Stored data:
= Beginning of Section =
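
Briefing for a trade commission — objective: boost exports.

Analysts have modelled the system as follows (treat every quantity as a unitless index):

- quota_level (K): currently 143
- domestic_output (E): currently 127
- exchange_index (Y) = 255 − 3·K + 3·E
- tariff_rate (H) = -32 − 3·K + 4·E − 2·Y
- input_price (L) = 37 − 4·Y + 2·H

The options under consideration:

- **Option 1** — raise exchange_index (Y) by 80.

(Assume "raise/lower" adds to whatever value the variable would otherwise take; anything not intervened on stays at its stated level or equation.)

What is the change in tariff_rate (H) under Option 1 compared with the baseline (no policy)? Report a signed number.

Baseline:
  K = 143
  E = 127
  Y = 255 − 3·143 + 3·127 = 207
  H = -32 − 3·143 + 4·127 − 2·207 = -367
Option 1 (Y + 80):
  K = 143
  E = 127
  Y = 255 − 3·143 + 3·127 (+80 from intervention) = 287
  H = -32 − 3·143 + 4·127 − 2·287 = -527
Change in H: -527 − (-367) = -160

-160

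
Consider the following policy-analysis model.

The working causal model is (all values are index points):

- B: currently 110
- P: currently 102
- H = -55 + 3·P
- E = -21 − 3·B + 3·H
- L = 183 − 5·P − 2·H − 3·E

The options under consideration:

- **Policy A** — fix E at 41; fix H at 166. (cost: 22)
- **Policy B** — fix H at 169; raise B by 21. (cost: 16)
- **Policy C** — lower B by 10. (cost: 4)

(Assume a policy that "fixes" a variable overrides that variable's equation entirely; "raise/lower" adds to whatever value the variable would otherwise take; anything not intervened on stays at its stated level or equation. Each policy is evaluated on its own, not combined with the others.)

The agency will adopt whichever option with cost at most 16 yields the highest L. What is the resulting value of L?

Policy B (H := 169, B + 21):
  B = 110 + 21 = 131
  P = 102
  H = 169
  E = -21 − 3·131 + 3·169 = 93
  L = 183 − 5·102 − 2·169 − 3·93 = -944
Policy C (B − 10):
  B = 110 − 10 = 100
  P = 102
  H = -55 + 3·102 = 251
  E = -21 − 3·100 + 3·251 = 432
  L = 183 − 5·102 − 2·251 − 3·432 = -2125
Comparing — Policy B: L=-944, Policy C: L=-2125. Highest is -944 (Policy B).

-944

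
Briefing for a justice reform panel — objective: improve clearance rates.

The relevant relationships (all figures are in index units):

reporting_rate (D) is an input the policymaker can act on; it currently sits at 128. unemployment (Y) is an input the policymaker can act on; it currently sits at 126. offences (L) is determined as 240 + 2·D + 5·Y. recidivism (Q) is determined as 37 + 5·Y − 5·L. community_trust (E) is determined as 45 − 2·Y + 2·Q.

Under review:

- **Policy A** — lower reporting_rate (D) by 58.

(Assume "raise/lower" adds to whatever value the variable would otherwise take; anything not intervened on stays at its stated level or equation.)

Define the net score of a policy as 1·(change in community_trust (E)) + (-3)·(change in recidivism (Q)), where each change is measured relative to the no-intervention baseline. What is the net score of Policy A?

-580

Baseline:
  D = 128
  Y = 126
  L = 240 + 2·128 + 5·126 = 1126
  Q = 37 + 5·126 − 5·1126 = -4963
  E = 45 − 2·126 + 2·(-4963) = -10133
Policy A (D − 58):
  D = 128 − 58 = 70
  Y = 126
  L = 240 + 2·70 + 5·126 = 1010
  Q = 37 + 5·126 − 5·1010 = -4383
  E = 45 − 2·126 + 2·(-4383) = -8973
ΔE = -8973 − (-10133) = 1160; ΔQ = -4383 − (-4963) = 580
Score = 1·1160 + (-3)·580 = -580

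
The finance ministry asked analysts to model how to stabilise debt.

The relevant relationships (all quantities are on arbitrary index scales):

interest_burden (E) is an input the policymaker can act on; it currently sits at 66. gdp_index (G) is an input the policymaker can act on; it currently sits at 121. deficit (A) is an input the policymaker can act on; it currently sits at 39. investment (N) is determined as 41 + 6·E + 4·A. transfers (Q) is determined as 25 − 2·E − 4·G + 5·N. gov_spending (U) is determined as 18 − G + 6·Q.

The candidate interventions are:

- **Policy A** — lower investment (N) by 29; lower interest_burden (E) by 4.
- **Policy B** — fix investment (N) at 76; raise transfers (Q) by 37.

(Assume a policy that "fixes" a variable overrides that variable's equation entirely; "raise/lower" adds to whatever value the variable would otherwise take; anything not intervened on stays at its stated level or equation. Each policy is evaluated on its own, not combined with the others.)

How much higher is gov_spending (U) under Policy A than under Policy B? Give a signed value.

13746

Policy A (N − 29, E − 4):
  E = 66 − 4 = 62
  G = 121
  A = 39
  N = 41 + 6·62 + 4·39 (−29 from intervention) = 540
  Q = 25 − 2·62 − 4·121 + 5·540 = 2117
  U = 18 − 121 + 6·2117 = 12599
Policy B (N := 76, Q + 37):
  E = 66
  G = 121
  A = 39
  N = 76
  Q = 25 − 2·66 − 4·121 + 5·76 (+37 from intervention) = -174
  U = 18 − 121 + 6·(-174) = -1147
U: 12599 − (-1147) = 13746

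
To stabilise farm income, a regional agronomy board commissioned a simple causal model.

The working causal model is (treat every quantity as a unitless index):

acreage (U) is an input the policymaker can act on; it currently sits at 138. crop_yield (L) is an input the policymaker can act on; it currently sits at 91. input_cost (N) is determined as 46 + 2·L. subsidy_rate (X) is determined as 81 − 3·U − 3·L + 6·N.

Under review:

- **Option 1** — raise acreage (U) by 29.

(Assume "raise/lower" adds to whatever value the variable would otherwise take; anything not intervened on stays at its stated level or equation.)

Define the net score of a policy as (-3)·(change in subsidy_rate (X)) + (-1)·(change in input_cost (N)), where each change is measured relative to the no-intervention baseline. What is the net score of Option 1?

261

Baseline:
  U = 138
  L = 91
  N = 46 + 2·91 = 228
  X = 81 − 3·138 − 3·91 + 6·228 = 762
Option 1 (U + 29):
  U = 138 + 29 = 167
  L = 91
  N = 46 + 2·91 = 228
  X = 81 − 3·167 − 3·91 + 6·228 = 675
ΔX = 675 − 762 = -87; ΔN = 228 − 228 = 0
Score = (-3)·(-87) + (-1)·0 = 261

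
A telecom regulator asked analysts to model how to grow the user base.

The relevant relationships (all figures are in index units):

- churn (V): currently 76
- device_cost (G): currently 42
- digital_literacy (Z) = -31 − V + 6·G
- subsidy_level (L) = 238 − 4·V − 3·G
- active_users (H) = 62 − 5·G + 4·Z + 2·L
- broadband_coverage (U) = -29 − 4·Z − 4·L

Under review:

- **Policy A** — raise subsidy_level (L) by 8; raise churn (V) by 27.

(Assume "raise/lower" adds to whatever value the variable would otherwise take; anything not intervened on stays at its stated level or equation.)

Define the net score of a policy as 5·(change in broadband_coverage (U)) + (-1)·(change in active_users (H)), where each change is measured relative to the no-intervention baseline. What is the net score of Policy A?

Baseline:
  V = 76
  G = 42
  Z = -31 − 76 + 6·42 = 145
  L = 238 − 4·76 − 3·42 = -192
  H = 62 − 5·42 + 4·145 + 2·(-192) = 48
  U = -29 − 4·145 − 4·(-192) = 159
Policy A (L + 8, V + 27):
  V = 76 + 27 = 103
  G = 42
  Z = -31 − 103 + 6·42 = 118
  L = 238 − 4·103 − 3·42 (+8 from intervention) = -292
  H = 62 − 5·42 + 4·118 + 2·(-292) = -260
  U = -29 − 4·118 − 4·(-292) = 667
ΔU = 667 − 159 = 508; ΔH = -260 − 48 = -308
Score = 5·508 + (-1)·(-308) = 2848

2848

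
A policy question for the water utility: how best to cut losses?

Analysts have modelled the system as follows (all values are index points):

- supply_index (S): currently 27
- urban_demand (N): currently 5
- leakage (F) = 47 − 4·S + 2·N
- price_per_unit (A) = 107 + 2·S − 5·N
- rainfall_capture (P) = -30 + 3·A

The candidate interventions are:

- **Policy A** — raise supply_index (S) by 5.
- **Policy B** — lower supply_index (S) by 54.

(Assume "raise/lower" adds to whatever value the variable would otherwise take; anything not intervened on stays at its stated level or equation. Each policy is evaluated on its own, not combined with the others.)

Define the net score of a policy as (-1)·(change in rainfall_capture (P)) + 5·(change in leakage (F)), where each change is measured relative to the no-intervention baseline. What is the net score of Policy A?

-130

Baseline:
  S = 27
  N = 5
  F = 47 − 4·27 + 2·5 = -51
  A = 107 + 2·27 − 5·5 = 136
  P = -30 + 3·136 = 378
Policy A (S + 5):
  S = 27 + 5 = 32
  N = 5
  F = 47 − 4·32 + 2·5 = -71
  A = 107 + 2·32 − 5·5 = 146
  P = -30 + 3·146 = 408
ΔP = 408 − 378 = 30; ΔF = -71 − (-51) = -20
Score = (-1)·30 + 5·(-20) = -130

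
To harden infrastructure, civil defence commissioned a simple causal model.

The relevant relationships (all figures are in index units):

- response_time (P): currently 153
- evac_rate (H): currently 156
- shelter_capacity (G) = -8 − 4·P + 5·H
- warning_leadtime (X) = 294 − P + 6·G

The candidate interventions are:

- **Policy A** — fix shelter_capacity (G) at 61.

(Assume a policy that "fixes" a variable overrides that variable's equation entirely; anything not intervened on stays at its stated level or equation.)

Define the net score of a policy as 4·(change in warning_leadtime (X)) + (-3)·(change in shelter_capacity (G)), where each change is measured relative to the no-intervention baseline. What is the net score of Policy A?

Baseline:
  P = 153
  H = 156
  G = -8 − 4·153 + 5·156 = 160
  X = 294 − 153 + 6·160 = 1101
Policy A (G := 61):
  P = 153
  H = 156
  G = 61
  X = 294 − 153 + 6·61 = 507
ΔX = 507 − 1101 = -594; ΔG = 61 − 160 = -99
Score = 4·(-594) + (-3)·(-99) = -2079

-2079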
= End of Section =
* [What you need to do]:
Using the records above, gather all lines where the string "commissioned" is present.

* [Result of the task]:
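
To stabilise farm income, a regional agronomy board commissioned a simple causal model.
To harden infrastructure, civil defence commissioned a simple causal model.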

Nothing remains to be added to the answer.